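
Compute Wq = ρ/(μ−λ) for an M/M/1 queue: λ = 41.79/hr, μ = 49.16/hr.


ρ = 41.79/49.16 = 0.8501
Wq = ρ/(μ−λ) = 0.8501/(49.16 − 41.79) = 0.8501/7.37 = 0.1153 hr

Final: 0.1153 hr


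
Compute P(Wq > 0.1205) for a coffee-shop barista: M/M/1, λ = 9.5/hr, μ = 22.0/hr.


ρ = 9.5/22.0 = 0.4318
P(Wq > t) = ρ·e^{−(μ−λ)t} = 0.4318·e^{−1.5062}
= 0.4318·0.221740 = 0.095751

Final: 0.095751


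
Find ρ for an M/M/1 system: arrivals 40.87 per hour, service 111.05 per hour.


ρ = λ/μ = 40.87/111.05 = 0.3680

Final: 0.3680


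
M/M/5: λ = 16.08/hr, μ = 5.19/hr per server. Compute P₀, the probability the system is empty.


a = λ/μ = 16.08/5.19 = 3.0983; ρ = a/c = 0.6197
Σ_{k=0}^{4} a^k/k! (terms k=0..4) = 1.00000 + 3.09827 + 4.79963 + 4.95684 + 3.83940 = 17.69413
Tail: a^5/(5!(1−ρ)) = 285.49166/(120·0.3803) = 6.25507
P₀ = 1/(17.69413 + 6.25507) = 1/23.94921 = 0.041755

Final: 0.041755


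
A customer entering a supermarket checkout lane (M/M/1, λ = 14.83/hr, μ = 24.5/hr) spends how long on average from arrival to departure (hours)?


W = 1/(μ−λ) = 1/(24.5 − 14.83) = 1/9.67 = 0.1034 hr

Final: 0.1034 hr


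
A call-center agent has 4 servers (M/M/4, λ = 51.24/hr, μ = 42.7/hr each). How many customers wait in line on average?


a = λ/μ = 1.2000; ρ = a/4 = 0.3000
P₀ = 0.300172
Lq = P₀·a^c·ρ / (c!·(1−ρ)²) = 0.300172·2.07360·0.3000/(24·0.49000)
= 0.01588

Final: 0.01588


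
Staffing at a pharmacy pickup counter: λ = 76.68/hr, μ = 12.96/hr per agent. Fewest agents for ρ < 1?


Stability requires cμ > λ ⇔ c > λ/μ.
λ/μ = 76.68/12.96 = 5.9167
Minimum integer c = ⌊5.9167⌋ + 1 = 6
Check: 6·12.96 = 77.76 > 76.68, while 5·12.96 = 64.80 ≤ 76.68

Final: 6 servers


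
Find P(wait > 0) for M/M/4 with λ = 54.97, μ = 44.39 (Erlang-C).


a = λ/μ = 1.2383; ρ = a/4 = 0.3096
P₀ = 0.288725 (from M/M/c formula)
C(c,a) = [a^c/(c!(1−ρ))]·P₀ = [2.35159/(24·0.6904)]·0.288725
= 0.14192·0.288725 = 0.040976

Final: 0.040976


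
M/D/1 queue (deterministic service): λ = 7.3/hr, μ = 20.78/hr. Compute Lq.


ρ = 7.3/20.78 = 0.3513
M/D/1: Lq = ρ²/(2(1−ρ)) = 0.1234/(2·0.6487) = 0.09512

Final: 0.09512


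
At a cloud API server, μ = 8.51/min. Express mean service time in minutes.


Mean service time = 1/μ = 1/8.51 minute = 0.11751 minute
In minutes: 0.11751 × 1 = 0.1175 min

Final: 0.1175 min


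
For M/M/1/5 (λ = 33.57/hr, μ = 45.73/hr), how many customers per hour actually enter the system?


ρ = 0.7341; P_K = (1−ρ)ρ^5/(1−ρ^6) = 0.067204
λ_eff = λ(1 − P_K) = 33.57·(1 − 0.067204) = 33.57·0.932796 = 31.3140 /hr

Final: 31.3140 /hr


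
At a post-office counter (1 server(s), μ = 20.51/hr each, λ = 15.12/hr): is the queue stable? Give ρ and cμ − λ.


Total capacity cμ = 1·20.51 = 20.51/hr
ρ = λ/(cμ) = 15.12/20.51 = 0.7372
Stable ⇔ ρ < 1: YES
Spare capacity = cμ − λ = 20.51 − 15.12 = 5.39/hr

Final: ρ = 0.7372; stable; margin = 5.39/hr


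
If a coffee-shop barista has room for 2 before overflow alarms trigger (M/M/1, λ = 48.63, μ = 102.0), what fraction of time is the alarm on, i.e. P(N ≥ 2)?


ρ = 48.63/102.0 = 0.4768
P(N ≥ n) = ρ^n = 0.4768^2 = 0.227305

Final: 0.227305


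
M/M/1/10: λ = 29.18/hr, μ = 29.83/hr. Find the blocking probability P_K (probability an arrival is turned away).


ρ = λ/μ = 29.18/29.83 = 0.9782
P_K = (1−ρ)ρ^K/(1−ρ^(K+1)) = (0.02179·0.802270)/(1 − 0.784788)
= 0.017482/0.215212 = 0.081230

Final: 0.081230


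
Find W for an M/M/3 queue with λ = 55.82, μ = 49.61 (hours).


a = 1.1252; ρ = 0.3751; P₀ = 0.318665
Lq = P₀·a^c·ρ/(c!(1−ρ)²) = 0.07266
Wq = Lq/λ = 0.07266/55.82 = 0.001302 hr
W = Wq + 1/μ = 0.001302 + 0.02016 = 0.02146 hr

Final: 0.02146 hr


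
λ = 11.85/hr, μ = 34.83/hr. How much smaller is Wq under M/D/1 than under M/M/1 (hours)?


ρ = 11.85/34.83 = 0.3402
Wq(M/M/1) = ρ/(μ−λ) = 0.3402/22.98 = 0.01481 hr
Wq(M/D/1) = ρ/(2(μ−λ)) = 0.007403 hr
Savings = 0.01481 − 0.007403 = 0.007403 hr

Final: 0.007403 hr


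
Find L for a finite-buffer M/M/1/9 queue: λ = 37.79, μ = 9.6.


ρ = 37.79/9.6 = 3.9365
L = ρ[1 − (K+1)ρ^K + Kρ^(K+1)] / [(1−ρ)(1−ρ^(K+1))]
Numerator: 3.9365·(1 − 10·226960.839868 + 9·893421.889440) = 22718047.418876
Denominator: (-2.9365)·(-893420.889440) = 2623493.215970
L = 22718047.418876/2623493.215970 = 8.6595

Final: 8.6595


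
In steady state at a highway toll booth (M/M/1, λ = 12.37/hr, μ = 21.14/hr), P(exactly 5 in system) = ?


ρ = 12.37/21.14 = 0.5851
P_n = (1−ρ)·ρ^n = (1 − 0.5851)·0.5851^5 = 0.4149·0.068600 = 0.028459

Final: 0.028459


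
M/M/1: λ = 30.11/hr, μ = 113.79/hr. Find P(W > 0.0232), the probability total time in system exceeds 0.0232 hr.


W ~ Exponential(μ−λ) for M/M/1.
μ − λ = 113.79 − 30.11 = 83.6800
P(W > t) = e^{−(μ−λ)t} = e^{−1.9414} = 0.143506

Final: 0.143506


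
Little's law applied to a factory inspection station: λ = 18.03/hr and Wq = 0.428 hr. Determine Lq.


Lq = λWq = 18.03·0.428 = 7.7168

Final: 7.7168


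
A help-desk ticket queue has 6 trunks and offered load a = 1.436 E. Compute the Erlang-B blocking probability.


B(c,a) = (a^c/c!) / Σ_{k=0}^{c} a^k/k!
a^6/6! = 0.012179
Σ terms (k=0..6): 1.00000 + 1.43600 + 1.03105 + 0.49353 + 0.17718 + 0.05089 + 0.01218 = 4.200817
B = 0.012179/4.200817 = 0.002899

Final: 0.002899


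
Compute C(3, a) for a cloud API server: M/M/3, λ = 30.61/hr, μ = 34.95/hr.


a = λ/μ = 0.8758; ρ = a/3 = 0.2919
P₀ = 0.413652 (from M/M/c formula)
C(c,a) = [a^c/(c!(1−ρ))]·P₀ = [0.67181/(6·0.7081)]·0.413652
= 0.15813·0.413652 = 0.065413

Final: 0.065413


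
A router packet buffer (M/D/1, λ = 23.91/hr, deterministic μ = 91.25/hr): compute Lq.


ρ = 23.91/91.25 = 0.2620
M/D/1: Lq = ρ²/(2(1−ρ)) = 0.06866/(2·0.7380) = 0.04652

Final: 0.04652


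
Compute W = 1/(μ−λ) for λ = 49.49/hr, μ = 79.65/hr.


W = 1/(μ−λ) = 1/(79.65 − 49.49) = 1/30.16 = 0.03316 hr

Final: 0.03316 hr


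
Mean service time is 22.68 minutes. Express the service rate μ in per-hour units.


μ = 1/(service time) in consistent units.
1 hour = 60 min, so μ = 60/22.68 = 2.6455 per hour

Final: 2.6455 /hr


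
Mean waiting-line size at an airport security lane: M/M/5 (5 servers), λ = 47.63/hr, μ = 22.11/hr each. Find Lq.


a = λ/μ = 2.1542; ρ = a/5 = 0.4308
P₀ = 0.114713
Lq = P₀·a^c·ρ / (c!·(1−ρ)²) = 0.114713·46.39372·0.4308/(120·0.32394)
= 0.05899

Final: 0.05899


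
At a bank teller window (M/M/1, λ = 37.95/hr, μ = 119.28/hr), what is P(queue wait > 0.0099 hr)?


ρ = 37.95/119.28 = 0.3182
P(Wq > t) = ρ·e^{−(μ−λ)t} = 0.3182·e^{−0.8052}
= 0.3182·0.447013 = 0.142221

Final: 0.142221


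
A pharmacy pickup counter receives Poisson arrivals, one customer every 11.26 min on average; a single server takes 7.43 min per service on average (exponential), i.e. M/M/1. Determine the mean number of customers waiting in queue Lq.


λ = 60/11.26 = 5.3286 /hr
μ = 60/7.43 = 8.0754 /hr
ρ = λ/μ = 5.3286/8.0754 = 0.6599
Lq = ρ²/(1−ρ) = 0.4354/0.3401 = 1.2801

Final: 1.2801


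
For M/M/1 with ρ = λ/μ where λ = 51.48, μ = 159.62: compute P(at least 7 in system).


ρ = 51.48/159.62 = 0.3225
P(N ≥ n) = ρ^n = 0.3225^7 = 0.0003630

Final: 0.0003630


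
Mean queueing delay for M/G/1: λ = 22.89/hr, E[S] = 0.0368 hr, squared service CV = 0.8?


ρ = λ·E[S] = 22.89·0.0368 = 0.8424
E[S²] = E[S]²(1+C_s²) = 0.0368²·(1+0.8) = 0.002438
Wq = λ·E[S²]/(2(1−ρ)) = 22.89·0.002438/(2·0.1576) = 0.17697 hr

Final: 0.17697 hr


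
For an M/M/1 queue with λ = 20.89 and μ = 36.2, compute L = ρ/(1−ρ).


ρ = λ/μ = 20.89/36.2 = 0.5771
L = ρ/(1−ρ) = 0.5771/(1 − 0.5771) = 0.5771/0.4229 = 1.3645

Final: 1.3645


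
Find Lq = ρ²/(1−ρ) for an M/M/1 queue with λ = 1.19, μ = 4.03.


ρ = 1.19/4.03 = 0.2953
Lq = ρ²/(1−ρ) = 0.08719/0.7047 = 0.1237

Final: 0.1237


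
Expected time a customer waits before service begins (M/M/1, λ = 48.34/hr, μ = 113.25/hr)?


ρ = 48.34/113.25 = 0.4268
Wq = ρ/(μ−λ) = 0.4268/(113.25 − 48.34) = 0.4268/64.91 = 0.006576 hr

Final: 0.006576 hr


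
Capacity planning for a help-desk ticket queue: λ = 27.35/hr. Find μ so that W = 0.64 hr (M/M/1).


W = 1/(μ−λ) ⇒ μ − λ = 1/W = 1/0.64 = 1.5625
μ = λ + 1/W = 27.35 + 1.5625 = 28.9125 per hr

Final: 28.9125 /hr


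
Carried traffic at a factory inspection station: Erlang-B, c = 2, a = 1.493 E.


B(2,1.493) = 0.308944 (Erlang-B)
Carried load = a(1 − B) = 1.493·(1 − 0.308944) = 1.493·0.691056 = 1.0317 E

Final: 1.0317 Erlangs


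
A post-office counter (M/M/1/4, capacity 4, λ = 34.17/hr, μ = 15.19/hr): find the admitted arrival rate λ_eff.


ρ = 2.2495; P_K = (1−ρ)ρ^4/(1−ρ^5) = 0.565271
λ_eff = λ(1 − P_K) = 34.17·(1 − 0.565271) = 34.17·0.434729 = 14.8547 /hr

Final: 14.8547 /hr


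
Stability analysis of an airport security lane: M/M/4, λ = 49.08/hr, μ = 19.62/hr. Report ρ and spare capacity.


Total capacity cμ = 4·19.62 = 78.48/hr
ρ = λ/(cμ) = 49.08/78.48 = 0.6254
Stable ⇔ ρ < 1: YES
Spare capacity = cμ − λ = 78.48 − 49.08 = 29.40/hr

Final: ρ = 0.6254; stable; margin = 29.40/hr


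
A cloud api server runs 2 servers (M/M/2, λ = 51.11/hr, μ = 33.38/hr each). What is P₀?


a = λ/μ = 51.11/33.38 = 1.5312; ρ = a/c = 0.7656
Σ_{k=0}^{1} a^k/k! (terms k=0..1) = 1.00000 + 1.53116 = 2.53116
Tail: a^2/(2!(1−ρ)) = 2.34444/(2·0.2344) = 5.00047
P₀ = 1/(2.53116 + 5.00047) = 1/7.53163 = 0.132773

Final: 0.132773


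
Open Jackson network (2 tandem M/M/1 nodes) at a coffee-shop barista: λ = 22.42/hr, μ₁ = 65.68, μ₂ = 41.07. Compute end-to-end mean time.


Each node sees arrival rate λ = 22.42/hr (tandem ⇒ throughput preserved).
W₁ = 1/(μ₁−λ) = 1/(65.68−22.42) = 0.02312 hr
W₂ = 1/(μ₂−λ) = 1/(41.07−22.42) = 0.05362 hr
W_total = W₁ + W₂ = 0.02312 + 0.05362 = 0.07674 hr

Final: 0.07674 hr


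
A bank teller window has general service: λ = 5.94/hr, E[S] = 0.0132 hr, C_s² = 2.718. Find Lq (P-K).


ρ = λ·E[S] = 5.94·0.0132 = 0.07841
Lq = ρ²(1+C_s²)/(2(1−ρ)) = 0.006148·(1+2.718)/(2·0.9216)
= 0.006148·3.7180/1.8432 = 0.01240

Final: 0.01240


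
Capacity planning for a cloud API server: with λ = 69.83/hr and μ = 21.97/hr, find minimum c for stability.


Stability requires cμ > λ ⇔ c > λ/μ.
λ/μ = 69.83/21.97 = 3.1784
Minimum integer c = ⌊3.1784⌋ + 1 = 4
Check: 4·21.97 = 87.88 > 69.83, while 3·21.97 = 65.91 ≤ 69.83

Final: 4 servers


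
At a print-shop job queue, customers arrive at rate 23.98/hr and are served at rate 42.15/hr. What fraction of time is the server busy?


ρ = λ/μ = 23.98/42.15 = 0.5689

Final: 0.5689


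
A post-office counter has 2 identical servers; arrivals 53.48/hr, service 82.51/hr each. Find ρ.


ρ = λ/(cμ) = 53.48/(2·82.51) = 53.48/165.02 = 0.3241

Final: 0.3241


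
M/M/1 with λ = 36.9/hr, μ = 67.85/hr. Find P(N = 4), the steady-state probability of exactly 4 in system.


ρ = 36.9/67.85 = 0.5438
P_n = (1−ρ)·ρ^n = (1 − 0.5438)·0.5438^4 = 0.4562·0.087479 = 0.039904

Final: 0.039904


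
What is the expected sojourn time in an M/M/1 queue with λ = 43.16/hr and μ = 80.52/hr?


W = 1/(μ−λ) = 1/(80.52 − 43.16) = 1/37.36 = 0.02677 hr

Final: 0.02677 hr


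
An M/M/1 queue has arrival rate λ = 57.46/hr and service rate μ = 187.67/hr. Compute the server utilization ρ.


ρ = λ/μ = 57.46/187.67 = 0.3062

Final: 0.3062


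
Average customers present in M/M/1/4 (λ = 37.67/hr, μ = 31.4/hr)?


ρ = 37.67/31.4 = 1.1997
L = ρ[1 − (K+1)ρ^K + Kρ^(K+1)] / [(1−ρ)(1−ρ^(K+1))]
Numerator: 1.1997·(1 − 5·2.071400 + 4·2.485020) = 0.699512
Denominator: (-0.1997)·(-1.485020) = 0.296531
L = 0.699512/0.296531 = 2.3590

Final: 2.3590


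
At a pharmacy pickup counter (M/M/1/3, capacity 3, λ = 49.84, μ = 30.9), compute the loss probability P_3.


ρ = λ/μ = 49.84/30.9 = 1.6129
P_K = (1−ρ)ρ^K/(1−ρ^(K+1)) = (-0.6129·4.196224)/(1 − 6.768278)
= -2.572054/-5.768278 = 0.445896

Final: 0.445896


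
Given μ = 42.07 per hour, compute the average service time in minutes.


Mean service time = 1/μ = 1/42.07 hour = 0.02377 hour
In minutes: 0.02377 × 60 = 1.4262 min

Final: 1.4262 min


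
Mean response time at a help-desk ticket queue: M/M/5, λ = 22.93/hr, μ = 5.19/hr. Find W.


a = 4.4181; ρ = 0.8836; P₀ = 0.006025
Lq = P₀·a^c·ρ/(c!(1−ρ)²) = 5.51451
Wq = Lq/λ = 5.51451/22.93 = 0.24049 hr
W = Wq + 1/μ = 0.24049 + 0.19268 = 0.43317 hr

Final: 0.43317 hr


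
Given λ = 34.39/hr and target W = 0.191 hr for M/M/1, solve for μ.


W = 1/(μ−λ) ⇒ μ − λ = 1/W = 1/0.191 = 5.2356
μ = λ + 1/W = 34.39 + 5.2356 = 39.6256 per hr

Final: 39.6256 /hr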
================
**Assigned task**
Transcribe, without alteration, the line that contains "Mean response time" together with all lines after it in the listing above.

**Response below**
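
Mean response time at a help-desk ticket queue: M/M/5, λ = 22.93/hr, μ = 5.19/hr. Find W.


a = 4.4181; ρ = 0.8836; P₀ = 0.006025
Lq = P₀·a^c·ρ/(c!(1−ρ)²) = 5.51451
Wq = Lq/λ = 5.51451/22.93 = 0.24049 hr
W = Wq + 1/μ = 0.24049 + 0.19268 = 0.43317 hr

Final: 0.43317 hr


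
Given λ = 34.39/hr and target W = 0.191 hr for M/M/1, solve for μ.


W = 1/(μ−λ) ⇒ μ − λ = 1/W = 1/0.191 = 5.2356
μ = λ + 1/W = 34.39 + 5.2356 = 39.6256 per hr

Final: 39.6256 /hr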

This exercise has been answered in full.